- [Aim of the exercise] Look through the material below and copy exactly the lines from the line with "Let g(T) = T*(T" to the line with "x \left(-9\right)$. What", those two lines included.

- [Data shown]
──────────

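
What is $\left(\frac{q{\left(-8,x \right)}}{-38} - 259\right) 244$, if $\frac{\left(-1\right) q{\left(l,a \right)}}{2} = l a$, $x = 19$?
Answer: $-65148$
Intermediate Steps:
$q{\left(l,a \right)} = - 2 a l$ ($q{\left(l,a \right)} = - 2 l a = - 2 a l$)
$\left(\frac{q{\left(-8,x \right)}}{-38} - 259\right) 244 = \left(\frac{\left(-2\right) 19 \left(-8\right)}{-38} - 259\right) 244 = \left(304 \left(- \frac{1}{38}\right) - 259\right) 244 = \left(-8 - 259\right) 244 = \left(-267\right) 244 = -65148$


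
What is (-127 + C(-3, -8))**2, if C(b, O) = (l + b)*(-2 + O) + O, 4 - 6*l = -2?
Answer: 13225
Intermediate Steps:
l = 1 (l = 2/3 - 1/6*(-2) = 2/3 + 1/3 = 1)
C(b, O) = O + (1 + b)*(-2 + O) (C(b, O) = (1 + b)*(-2 + O) + O = O + (1 + b)*(-2 + O))
(-127 + C(-3, -8))**2 = (-127 + (-2 - 2*(-3) + 2*(-8) - 8*(-3)))**2 = (-127 + (-2 + 6 - 16 + 24))**2 = (-127 + 12)**2 = (-115)**2 = 13225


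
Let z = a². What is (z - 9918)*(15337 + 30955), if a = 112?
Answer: 121562792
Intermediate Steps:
z = 12544 (z = 112² = 12544)
(z - 9918)*(15337 + 30955) = (12544 - 9918)*(15337 + 30955) = 2626*46292 = 121562792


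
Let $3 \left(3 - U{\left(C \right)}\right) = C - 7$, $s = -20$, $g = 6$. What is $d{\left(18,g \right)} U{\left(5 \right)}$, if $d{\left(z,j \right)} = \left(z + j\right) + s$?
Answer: $\frac{44}{3} \approx 14.667$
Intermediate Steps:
$d{\left(z,j \right)} = -20 + j + z$ ($d{\left(z,j \right)} = \left(z + j\right) - 20 = \left(j + z\right) - 20 = -20 + j + z$)
$U{\left(C \right)} = \frac{16}{3} - \frac{C}{3}$ ($U{\left(C \right)} = 3 - \frac{C - 7}{3} = 3 - \frac{-7 + C}{3} = 3 - \left(- \frac{7}{3} + \frac{C}{3}\right) = \frac{16}{3} - \frac{C}{3}$)
$d{\left(18,g \right)} U{\left(5 \right)} = \left(-20 + 6 + 18\right) \left(\frac{16}{3} - \frac{5}{3}\right) = 4 \left(\frac{16}{3} - \frac{5}{3}\right) = 4 \cdot \frac{11}{3} = \frac{44}{3}$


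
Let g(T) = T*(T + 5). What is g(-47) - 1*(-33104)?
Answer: 35078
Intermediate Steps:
g(T) = T*(5 + T)
g(-47) - 1*(-33104) = -47*(5 - 47) - 1*(-33104) = -47*(-42) + 33104 = 1974 + 33104 = 35078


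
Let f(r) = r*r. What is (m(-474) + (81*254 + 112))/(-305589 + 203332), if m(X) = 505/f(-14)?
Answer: -4054961/20042372 ≈ -0.20232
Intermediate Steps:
f(r) = r**2
m(X) = 505/196 (m(X) = 505/((-14)**2) = 505/196)
(m(-474) + (81*254 + 112))/(-305589 + 203332) = (505/196 + (81*254 + 112))/(-305589 + 203332) = (505/196 + (20574 + 112))/(-102257) = (505/196 + 20686)*(-1/102257) = (4054961/196)*(-1/102257) = -4054961/20042372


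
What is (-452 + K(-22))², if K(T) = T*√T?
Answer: 193656 + 19888*I*√22 ≈ 1.9366e+5 + 93283.0*I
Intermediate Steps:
K(T) = T^(3/2)
(-452 + K(-22))² = (-452 + (-22)^(3/2))² = (-452 - 22*I*√22)²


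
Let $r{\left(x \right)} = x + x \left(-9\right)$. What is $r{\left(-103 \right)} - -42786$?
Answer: $43610$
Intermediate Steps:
$r{\left(x \right)} = - 8 x$ ($r{\left(x \right)} = x - 9 x = - 8 x$)
$r{\left(-103 \right)} - -42786 = \left(-8\right) \left(-103\right) - -42786 = 824 + 42786 = 43610$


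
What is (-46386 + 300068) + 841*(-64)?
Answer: 199858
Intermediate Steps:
(-46386 + 300068) + 841*(-64) = 253682 - 53824 = 199858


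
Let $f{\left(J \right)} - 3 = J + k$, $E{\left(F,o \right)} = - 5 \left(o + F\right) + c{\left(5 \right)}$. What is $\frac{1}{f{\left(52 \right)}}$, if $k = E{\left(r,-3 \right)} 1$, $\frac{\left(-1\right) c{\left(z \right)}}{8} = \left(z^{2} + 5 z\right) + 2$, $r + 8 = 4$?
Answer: $- \frac{1}{326} \approx -0.0030675$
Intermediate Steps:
$r = -4$ ($r = -8 + 4 = -4$)
$c{\left(z \right)} = -16 - 40 z - 8 z^{2}$ ($c{\left(z \right)} = - 8 \left(\left(z^{2} + 5 z\right) + 2\right) = - 8 \left(2 + z^{2} + 5 z\right) = -16 - 40 z - 8 z^{2}$)
$E{\left(F,o \right)} = -416 - 5 F - 5 o$ ($E{\left(F,o \right)} = - 5 \left(o + F\right) - \left(216 + 200\right) = - 5 \left(F + o\right) - 416 = \left(- 5 F - 5 o\right) - 416 = -416 - 5 F - 5 o$)
$k = -381$ ($k = \left(-416 - -20 - -15\right) 1 = \left(-416 + 20 + 15\right) 1 = \left(-381\right) 1 = -381$)
$f{\left(J \right)} = -378 + J$ ($f{\left(J \right)} = 3 + \left(J - 381\right) = 3 + \left(-381 + J\right) = -378 + J$)
$\frac{1}{f{\left(52 \right)}} = \frac{1}{-378 + 52} = \frac{1}{-326} = - \frac{1}{326}$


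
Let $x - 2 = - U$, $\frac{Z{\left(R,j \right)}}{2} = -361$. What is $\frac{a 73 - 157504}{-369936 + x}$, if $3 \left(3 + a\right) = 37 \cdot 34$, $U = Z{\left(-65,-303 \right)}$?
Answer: $\frac{381335}{1107636} \approx 0.34428$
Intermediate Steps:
$Z{\left(R,j \right)} = -722$ ($Z{\left(R,j \right)} = 2 \left(-361\right) = -722$)
$U = -722$
$a = \frac{1249}{3}$ ($a = -3 + \frac{37 \cdot 34}{3} = -3 + \frac{1}{3} \cdot 1258 = -3 + \frac{1258}{3} = \frac{1249}{3} \approx 416.33$)
$x = 724$ ($x = 2 - -722 = 2 + 722 = 724$)
$\frac{a 73 - 157504}{-369936 + x} = \frac{\frac{1249}{3} \cdot 73 - 157504}{-369936 + 724} = \frac{\frac{91177}{3} - 157504}{-369212} = \left(- \frac{381335}{3}\right) \left(- \frac{1}{369212}\right) = \frac{381335}{1107636}$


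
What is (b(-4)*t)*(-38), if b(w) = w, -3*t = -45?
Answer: 2280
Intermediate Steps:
t = 15 (t = -⅓*(-45) = 15)
(b(-4)*t)*(-38) = -4*15*(-38) = -60*(-38) = 2280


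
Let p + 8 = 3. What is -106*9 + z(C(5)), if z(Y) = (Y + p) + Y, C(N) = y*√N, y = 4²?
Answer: -959 + 32*√5 ≈ -887.45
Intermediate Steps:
p = -5 (p = -8 + 3 = -5)
y = 16
C(N) = 16*√N
z(Y) = -5 + 2*Y (z(Y) = (Y - 5) + Y = (-5 + Y) + Y = -5 + 2*Y)
-106*9 + z(C(5)) = -106*9 + (-5 + 2*(16*√5)) = -954 + (-5 + 32*√5) = -959 + 32*√5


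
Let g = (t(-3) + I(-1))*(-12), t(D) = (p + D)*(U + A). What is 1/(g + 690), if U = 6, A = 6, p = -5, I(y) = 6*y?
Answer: 1/1914 ≈ 0.00052247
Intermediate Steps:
t(D) = -60 + 12*D (t(D) = (-5 + D)*(6 + 6) = (-5 + D)*12 = -60 + 12*D)
g = 1224 (g = ((-60 + 12*(-3)) + 6*(-1))*(-12) = ((-60 - 36) - 6)*(-12) = (-96 - 6)*(-12) = -102*(-12) = 1224)
1/(g + 690) = 1/(1224 + 690) = 1/1914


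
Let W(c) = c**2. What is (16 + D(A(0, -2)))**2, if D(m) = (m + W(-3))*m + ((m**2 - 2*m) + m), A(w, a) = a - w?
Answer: 64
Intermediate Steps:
D(m) = m**2 - m + m*(9 + m) (D(m) = (m + (-3)**2)*m + ((m**2 - 2*m) + m) = (m + 9)*m + (m**2 - m) = (9 + m)*m + (m**2 - m) = m*(9 + m) + (m**2 - m) = m**2 - m + m*(9 + m))
(16 + D(A(0, -2)))**2 = (16 + 2*(-2 - 1*0)*(4 + (-2 - 1*0)))**2 = (16 + 2*(-2 + 0)*(4 + (-2 + 0)))**2 = (16 + 2*(-2)*(4 - 2))**2 = (16 + 2*(-2)*2)**2 = (16 - 8)**2 = 8**2 = 64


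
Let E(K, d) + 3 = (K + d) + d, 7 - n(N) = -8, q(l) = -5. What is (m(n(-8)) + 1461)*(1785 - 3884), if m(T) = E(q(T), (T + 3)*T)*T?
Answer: -19816659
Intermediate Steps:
n(N) = 15 (n(N) = 7 - 1*(-8) = 7 + 8 = 15)
E(K, d) = -3 + K + 2*d (E(K, d) = -3 + ((K + d) + d) = -3 + (K + 2*d) = -3 + K + 2*d)
m(T) = T*(-8 + 2*T*(3 + T)) (m(T) = (-3 - 5 + 2*((T + 3)*T))*T = (-3 - 5 + 2*((3 + T)*T))*T = (-3 - 5 + 2*(T*(3 + T)))*T = (-3 - 5 + 2*T*(3 + T))*T = (-8 + 2*T*(3 + T))*T = T*(-8 + 2*T*(3 + T)))
(m(n(-8)) + 1461)*(1785 - 3884) = (2*15*(-4 + 15*(3 + 15)) + 1461)*(1785 - 3884) = (2*15*(-4 + 15*18) + 1461)*(-2099) = (2*15*(-4 + 270) + 1461)*(-2099) = (2*15*266 + 1461)*(-2099) = (7980 + 1461)*(-2099) = 9441*(-2099) = -19816659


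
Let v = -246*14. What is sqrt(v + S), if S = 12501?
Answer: sqrt(9057) ≈ 95.168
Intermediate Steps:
v = -3444
sqrt(v + S) = sqrt(-3444 + 12501) = sqrt(9057)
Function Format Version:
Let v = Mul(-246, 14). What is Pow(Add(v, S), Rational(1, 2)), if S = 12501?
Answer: Pow(9057, Rational(1, 2)) ≈ 95.168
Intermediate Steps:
v = -3444
Pow(Add(v, S), Rational(1, 2)) = Pow(Add(-3444, 12501), Rational(1, 2)) = Pow(9057, Rational(1, 2))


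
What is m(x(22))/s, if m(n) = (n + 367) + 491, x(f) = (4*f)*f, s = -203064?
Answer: -1397/101532 ≈ -0.013759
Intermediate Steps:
x(f) = 4*f**2
m(n) = 858 + n (m(n) = (367 + n) + 491 = 858 + n)
m(x(22))/s = (858 + 4*22**2)/(-203064) = (858 + 4*484)*(-1/203064) = (858 + 1936)*(-1/203064) = 2794*(-1/203064) = -1397/101532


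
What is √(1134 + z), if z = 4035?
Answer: √5169 ≈ 71.896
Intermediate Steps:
√(1134 + z) = √(1134 + 4035) = √5169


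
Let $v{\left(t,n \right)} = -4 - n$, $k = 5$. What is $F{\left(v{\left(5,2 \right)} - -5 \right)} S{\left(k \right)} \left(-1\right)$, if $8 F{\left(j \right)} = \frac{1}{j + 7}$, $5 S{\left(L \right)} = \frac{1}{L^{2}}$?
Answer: $- \frac{1}{6000} \approx -0.00016667$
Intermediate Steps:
$S{\left(L \right)} = \frac{1}{5 L^{2}}$
$F{\left(j \right)} = \frac{1}{8 \left(7 + j\right)}$ ($F{\left(j \right)} = \frac{1}{8 \left(j + 7\right)} = \frac{1}{8 \left(7 + j\right)}$)
$F{\left(v{\left(5,2 \right)} - -5 \right)} S{\left(k \right)} \left(-1\right) = \frac{1}{8 \left(7 - 1\right)} \frac{1}{5 \cdot 25} \left(-1\right) = \frac{1}{8 \left(7 + \left(\left(-4 - 2\right) + 5\right)\right)} \frac{1}{5} \cdot \frac{1}{25} \left(-1\right) = \frac{1}{8 \left(7 + \left(-6 + 5\right)\right)} \frac{1}{125} \left(-1\right) = \frac{1}{8 \left(7 - 1\right)} \frac{1}{125} \left(-1\right) = \frac{1}{8 \cdot 6} \cdot \frac{1}{125} \left(-1\right) = \frac{1}{8} \cdot \frac{1}{6} \cdot \frac{1}{125} \left(-1\right) = \frac{1}{48} \cdot \frac{1}{125} \left(-1\right) = \frac{1}{6000} \left(-1\right) = - \frac{1}{6000}$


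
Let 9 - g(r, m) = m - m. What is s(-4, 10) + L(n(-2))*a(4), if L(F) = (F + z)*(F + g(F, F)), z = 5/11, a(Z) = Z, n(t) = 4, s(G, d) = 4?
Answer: 2592/11 ≈ 235.64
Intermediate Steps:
g(r, m) = 9 (g(r, m) = 9 - (m - m) = 9 - 1*0 = 9 + 0 = 9)
z = 5/11 (z = 5*(1/11) = 5/11 ≈ 0.45455)
L(F) = (9 + F)*(5/11 + F) (L(F) = (F + 5/11)*(F + 9) = (5/11 + F)*(9 + F) = (9 + F)*(5/11 + F))
s(-4, 10) + L(n(-2))*a(4) = 4 + (45/11 + 4² + (104/11)*4)*4 = 4 + (45/11 + 16 + 416/11)*4 = 4 + (637/11)*4 = 4 + 2548/11 = 2592/11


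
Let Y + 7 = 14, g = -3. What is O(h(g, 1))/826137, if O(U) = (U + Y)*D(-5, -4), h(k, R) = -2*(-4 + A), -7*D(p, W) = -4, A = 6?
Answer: 4/1927653 ≈ 2.0751e-6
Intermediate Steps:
D(p, W) = 4/7 (D(p, W) = -1/7*(-4) = 4/7)
Y = 7 (Y = -7 + 14 = 7)
h(k, R) = -4 (h(k, R) = -2*(-4 + 6) = -2*2 = -4)
O(U) = 4 + 4*U/7 (O(U) = (U + 7)*(4/7) = (7 + U)*(4/7) = 4 + 4*U/7)
O(h(g, 1))/826137 = (4 + (4/7)*(-4))/826137 = (4 - 16/7)*(1/826137) = (12/7)*(1/826137) = 4/1927653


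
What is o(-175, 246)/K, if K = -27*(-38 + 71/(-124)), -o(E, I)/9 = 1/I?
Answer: -62/1764927 ≈ -3.5129e-5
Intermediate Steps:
o(E, I) = -9/I
K = 129141/124 (K = -27*(-38 + 71*(-1/124)) = -27*(-38 - 71/124) = -27*(-4783/124) = 129141/124 ≈ 1041.5)
o(-175, 246)/K = (-9/246)/(129141/124) = -9*1/246*(124/129141) = -3/82*124/129141 = -62/1764927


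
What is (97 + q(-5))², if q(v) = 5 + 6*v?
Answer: 5184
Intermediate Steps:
(97 + q(-5))² = (97 + (5 + 6*(-5)))² = (97 + (5 - 30))² = (97 - 25)² = 72² = 5184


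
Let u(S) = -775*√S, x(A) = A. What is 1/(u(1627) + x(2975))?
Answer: -119/38734650 - 31*√1627/38734650 ≈ -3.5354e-5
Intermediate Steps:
1/(u(1627) + x(2975)) = 1/(-775*√1627 + 2975) = 1/(2975 - 775*√1627)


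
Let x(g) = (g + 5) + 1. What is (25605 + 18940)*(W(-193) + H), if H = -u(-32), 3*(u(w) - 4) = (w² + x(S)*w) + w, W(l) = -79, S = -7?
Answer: -56705785/3 ≈ -1.8902e+7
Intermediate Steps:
x(g) = 6 + g (x(g) = (5 + g) + 1 = 6 + g)
u(w) = 4 + w²/3 (u(w) = 4 + ((w² + (6 - 7)*w) + w)/3 = 4 + ((w² - w) + w)/3 = 4 + w²/3)
H = -1036/3 (H = -(4 + (⅓)*(-32)²) = -(4 + (⅓)*1024) = -(4 + 1024/3) = -1*1036/3 = -1036/3 ≈ -345.33)
(25605 + 18940)*(W(-193) + H) = (25605 + 18940)*(-79 - 1036/3) = 44545*(-1273/3) = -56705785/3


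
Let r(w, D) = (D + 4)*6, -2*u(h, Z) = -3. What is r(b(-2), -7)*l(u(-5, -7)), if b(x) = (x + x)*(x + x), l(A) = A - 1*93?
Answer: 1647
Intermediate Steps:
u(h, Z) = 3/2 (u(h, Z) = -½*(-3) = 3/2)
l(A) = -93 + A (l(A) = A - 93 = -93 + A)
b(x) = 4*x² (b(x) = (2*x)*(2*x) = 4*x²)
r(w, D) = 24 + 6*D (r(w, D) = (4 + D)*6 = 24 + 6*D)
r(b(-2), -7)*l(u(-5, -7)) = (24 + 6*(-7))*(-93 + 3/2) = (24 - 42)*(-183/2) = -18*(-183/2) = 1647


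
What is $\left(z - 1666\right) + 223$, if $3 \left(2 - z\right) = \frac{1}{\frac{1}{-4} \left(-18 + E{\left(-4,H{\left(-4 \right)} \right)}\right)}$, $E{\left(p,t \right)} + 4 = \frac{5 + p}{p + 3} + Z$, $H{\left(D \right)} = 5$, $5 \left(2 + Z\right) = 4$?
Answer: $- \frac{523103}{363} \approx -1441.1$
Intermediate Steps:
$Z = - \frac{6}{5}$ ($Z = -2 + \frac{1}{5} \cdot 4 = -2 + \frac{4}{5} = - \frac{6}{5} \approx -1.2$)
$E{\left(p,t \right)} = - \frac{26}{5} + \frac{5 + p}{3 + p}$ ($E{\left(p,t \right)} = -4 - \left(\frac{6}{5} - \frac{5 + p}{p + 3}\right) = -4 - \left(\frac{6}{5} - \frac{5 + p}{3 + p}\right) = - \frac{26}{5} + \frac{5 + p}{3 + p}$)
$z = \frac{706}{363}$ ($z = 2 - \frac{1}{3 \frac{-18 + \frac{-53 - -84}{5 \left(3 - 4\right)}}{-4}} = 2 - \frac{1}{3 \left(- \frac{-18 + \frac{-53 + 84}{5 \left(-1\right)}}{4}\right)} = 2 - \frac{1}{3 \left(- \frac{-18 + \frac{1}{5} \left(-1\right) 31}{4}\right)} = 2 - \frac{1}{3 \left(- \frac{-18 - \frac{31}{5}}{4}\right)} = 2 - \frac{1}{3 \left(\left(- \frac{1}{4}\right) \left(- \frac{121}{5}\right)\right)} = 2 - \frac{1}{3 \cdot \frac{121}{20}} = 2 - \frac{20}{363} = \frac{706}{363} \approx 1.9449$)
$\left(z - 1666\right) + 223 = \left(\frac{706}{363} - 1666\right) + 223 = - \frac{604052}{363} + 223 = - \frac{523103}{363}$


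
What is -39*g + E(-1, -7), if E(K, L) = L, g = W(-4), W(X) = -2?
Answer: 71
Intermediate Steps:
g = -2
-39*g + E(-1, -7) = -39*(-2) - 7 = 78 - 7 = 71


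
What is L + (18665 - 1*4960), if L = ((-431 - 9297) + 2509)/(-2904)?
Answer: 39806539/2904 ≈ 13707.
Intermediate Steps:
L = 7219/2904 (L = (-9728 + 2509)*(-1/2904) = -7219*(-1/2904) = 7219/2904 ≈ 2.4859)
L + (18665 - 1*4960) = 7219/2904 + (18665 - 1*4960) = 7219/2904 + (18665 - 4960) = 7219/2904 + 13705 = 39806539/2904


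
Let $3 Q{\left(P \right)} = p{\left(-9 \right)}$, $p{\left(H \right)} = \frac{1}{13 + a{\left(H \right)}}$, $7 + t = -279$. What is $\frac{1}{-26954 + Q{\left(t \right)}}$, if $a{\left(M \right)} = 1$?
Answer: $- \frac{42}{1132067} \approx -3.71 \cdot 10^{-5}$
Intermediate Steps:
$t = -286$ ($t = -7 - 279 = -286$)
$p{\left(H \right)} = \frac{1}{14}$ ($p{\left(H \right)} = \frac{1}{13 + 1} = \frac{1}{14}$)
$Q{\left(P \right)} = \frac{1}{42}$ ($Q{\left(P \right)} = \frac{1}{3} \cdot \frac{1}{14} = \frac{1}{42}$)
$\frac{1}{-26954 + Q{\left(t \right)}} = \frac{1}{-26954 + \frac{1}{42}} = \frac{1}{- \frac{1132067}{42}} = - \frac{42}{1132067}$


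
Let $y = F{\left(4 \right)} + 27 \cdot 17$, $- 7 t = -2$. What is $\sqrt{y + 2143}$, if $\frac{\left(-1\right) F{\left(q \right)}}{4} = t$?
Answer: $\frac{\sqrt{127442}}{7} \approx 50.999$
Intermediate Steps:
$t = \frac{2}{7}$ ($t = \left(- \frac{1}{7}\right) \left(-2\right) = \frac{2}{7} \approx 0.28571$)
$F{\left(q \right)} = - \frac{8}{7}$ ($F{\left(q \right)} = \left(-4\right) \frac{2}{7} = - \frac{8}{7}$)
$y = \frac{3205}{7}$ ($y = - \frac{8}{7} + 27 \cdot 17 = - \frac{8}{7} + 459 = \frac{3205}{7} \approx 457.86$)
$\sqrt{y + 2143} = \sqrt{\frac{3205}{7} + 2143} = \sqrt{\frac{18206}{7}} = \frac{\sqrt{127442}}{7}$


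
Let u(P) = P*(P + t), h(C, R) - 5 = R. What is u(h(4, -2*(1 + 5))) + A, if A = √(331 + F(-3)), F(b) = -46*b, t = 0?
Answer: 49 + √469 ≈ 70.656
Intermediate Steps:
h(C, R) = 5 + R
A = √469 (A = √(331 - 46*(-3)) = √(331 + 138) = √469 ≈ 21.656)
u(P) = P² (u(P) = P*(P + 0) = P*P = P²)
u(h(4, -2*(1 + 5))) + A = (5 - 2*(1 + 5))² + √469 = (5 - 2*6)² + √469 = (5 - 12)² + √469 = (-7)² + √469 = 49 + √469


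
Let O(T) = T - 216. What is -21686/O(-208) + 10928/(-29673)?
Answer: 319427603/6290676 ≈ 50.778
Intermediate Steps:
O(T) = -216 + T
-21686/O(-208) + 10928/(-29673) = -21686/(-216 - 208) + 10928/(-29673) = -21686/(-424) + 10928*(-1/29673) = -21686*(-1/424) - 10928/29673 = 10843/212 - 10928/29673 = 319427603/6290676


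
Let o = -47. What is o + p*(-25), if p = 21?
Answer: -572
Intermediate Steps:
o + p*(-25) = -47 + 21*(-25) = -47 - 525 = -572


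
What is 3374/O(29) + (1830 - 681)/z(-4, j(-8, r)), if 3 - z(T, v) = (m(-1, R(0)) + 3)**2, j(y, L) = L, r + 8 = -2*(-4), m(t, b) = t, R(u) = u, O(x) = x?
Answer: -29947/29 ≈ -1032.7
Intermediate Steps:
r = 0 (r = -8 - 2*(-4) = -8 + 8 = 0)
z(T, v) = -1 (z(T, v) = 3 - (-1 + 3)**2 = 3 - 1*2**2 = 3 - 1*4 = 3 - 4 = -1)
3374/O(29) + (1830 - 681)/z(-4, j(-8, r)) = 3374/29 + (1830 - 681)/(-1) = 3374*(1/29) + 1149*(-1) = 3374/29 - 1149 = -29947/29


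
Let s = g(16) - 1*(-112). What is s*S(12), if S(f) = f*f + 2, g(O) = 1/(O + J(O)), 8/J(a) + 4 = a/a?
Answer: 327259/20 ≈ 16363.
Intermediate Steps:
J(a) = -8/3 (J(a) = 8/(-4 + a/a) = 8/(-4 + 1) = 8/(-3) = 8*(-1/3) = -8/3)
g(O) = 1/(-8/3 + O) (g(O) = 1/(O - 8/3) = 1/(-8/3 + O))
S(f) = 2 + f**2 (S(f) = f**2 + 2 = 2 + f**2)
s = 4483/40 (s = 3/(-8 + 3*16) - 1*(-112) = 3/(-8 + 48) + 112 = 3/40 + 112 = 4483/40 ≈ 112.07)
s*S(12) = 4483*(2 + 12**2)/40 = 4483*(2 + 144)/40 = (4483/40)*146 = 327259/20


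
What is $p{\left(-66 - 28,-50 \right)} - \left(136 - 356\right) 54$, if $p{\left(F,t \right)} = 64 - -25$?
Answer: $11969$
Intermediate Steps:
$p{\left(F,t \right)} = 89$ ($p{\left(F,t \right)} = 64 + 25 = 89$)
$p{\left(-66 - 28,-50 \right)} - \left(136 - 356\right) 54 = 89 - \left(136 - 356\right) 54 = 89 - \left(-220\right) 54 = 89 - -11880 = 89 + 11880 = 11969$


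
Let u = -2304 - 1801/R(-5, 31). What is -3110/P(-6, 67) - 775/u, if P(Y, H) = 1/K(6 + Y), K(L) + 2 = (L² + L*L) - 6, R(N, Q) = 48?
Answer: 2796375040/112393 ≈ 24880.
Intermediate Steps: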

──────────

- [Problem solution]
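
Let g(T) = T*(T + 5). What is g(-47) - 1*(-33104)?
Answer: 35078
Intermediate Steps:
g(T) = T*(5 + T)
g(-47) - 1*(-33104) = -47*(5 - 47) - 1*(-33104) = -47*(-42) + 33104 = 1974 + 33104 = 35078


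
Let f(r) = r*r. What is (m(-474) + (81*254 + 112))/(-305589 + 203332), if m(X) = 505/f(-14)?
Answer: -4054961/20042372 ≈ -0.20232
Intermediate Steps:
f(r) = r**2
m(X) = 505/196 (m(X) = 505/((-14)**2) = 505/196)
(m(-474) + (81*254 + 112))/(-305589 + 203332) = (505/196 + (81*254 + 112))/(-305589 + 203332) = (505/196 + (20574 + 112))/(-102257) = (505/196 + 20686)*(-1/102257) = (4054961/196)*(-1/102257) = -4054961/20042372


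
What is (-452 + K(-22))², if K(T) = T*√T?
Answer: 193656 + 19888*I*√22 ≈ 1.9366e+5 + 93283.0*I
Intermediate Steps:
K(T) = T^(3/2)
(-452 + K(-22))² = (-452 + (-22)^(3/2))² = (-452 - 22*I*√22)²


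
Let $r{\left(x \right)} = x + x \left(-9\right)$. What is $r{\left(-103 \right)} - -42786$?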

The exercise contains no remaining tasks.